[[ DATA open ]]

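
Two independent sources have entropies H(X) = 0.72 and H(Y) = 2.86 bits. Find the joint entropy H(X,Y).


For independent variables, H(X,Y) = H(X) + H(Y) = 0.72 + 2.86 = 3.58

3.58 bits


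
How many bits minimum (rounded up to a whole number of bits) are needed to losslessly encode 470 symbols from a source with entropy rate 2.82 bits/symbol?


Minimum bits >= n * H = 470 * 2.82 = 1325.4, rounded up to a whole number of bits = 1326

1326 bits


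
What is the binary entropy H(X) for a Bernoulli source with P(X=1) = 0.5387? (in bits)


H = -p*log2(p) - (1-p)*log2(1-p). -0.5387*log2(0.5387) = 0.480761; -0.4613*log2(0.4613) = 0.514914. H = 0.480761 + 0.514914 = 0.9957

0.9957 bits


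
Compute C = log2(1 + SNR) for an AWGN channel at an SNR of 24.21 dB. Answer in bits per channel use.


SNR_linear = 10^(24.21/10) = 263.6331; C = log2(1 + SNR_linear) = log2(1 + 263.6331) = 8.0478

8.0478 bits/channel use


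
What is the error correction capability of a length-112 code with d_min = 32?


Correction capability = floor((d-1)/2) = floor((32-1)/2) = 15

15 errors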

[[ DATA closed ]]

◆ TASK STATEMENT
Copy out all of the listing, exactly as it reads.

◆ SOLVED PROBLEM
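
Two independent sources have entropies H(X) = 0.72 and H(Y) = 2.86 bits. Find the joint entropy H(X,Y).


For independent variables, H(X,Y) = H(X) + H(Y) = 0.72 + 2.86 = 3.58

3.58 bits


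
How many bits minimum (rounded up to a whole number of bits) are needed to losslessly encode 470 symbols from a source with entropy rate 2.82 bits/symbol?


Minimum bits >= n * H = 470 * 2.82 = 1325.4, rounded up to a whole number of bits = 1326

1326 bits


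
What is the binary entropy H(X) for a Bernoulli source with P(X=1) = 0.5387? (in bits)


H = -p*log2(p) - (1-p)*log2(1-p). -0.5387*log2(0.5387) = 0.480761; -0.4613*log2(0.4613) = 0.514914. H = 0.480761 + 0.514914 = 0.9957

0.9957 bits


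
Compute C = log2(1 + SNR) for an AWGN channel at an SNR of 24.21 dB. Answer in bits per channel use.


SNR_linear = 10^(24.21/10) = 263.6331; C = log2(1 + SNR_linear) = log2(1 + 263.6331) = 8.0478

8.0478 bits/channel use


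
What is the error correction capability of a length-112 code with d_min = 32?


Correction capability = floor((d-1)/2) = floor((32-1)/2) = 15

15 errors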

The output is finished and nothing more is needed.